### [Try it]
Copy out, precisely as given, the lines from the line with "At cycle 4 (0-indexed), what" to the end of the entries that follow.
━━━ Study material ━━━
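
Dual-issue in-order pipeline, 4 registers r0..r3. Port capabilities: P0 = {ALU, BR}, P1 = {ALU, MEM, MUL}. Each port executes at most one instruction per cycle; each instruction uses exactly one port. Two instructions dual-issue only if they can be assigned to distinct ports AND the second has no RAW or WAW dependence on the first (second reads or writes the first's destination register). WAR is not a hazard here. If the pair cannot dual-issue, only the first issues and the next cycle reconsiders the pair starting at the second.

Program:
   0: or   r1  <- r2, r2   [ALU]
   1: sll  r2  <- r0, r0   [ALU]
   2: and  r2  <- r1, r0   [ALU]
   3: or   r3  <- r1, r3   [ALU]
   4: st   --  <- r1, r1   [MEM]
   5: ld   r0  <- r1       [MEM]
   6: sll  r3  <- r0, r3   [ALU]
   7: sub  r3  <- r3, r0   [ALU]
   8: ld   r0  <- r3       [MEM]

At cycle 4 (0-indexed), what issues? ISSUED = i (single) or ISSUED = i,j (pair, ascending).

ISSUED = 6

[0] i0/i1  or;sll  -- pair
[1] i2/i3  and;or  -- pair
[2] i4  st  -- no-port MEM/MEM
[3] i5  ld  -- RAW r0
[4] i6  sll  -- RAW+WAW r3
[5] i7  sub  -- RAW r3
[6] i8  ld  -- tail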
━━━
### [Response below]
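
At cycle 4 (0-indexed), what issues? ISSUED = i (single) or ISSUED = i,j (pair, ascending).

ISSUED = 6

[0] i0/i1  or;sll  -- pair
[1] i2/i3  and;or  -- pair
[2] i4  st  -- no-port MEM/MEM
[3] i5  ld  -- RAW r0
[4] i6  sll  -- RAW+WAW r3
[5] i7  sub  -- RAW r3
[6] i8  ld  -- tail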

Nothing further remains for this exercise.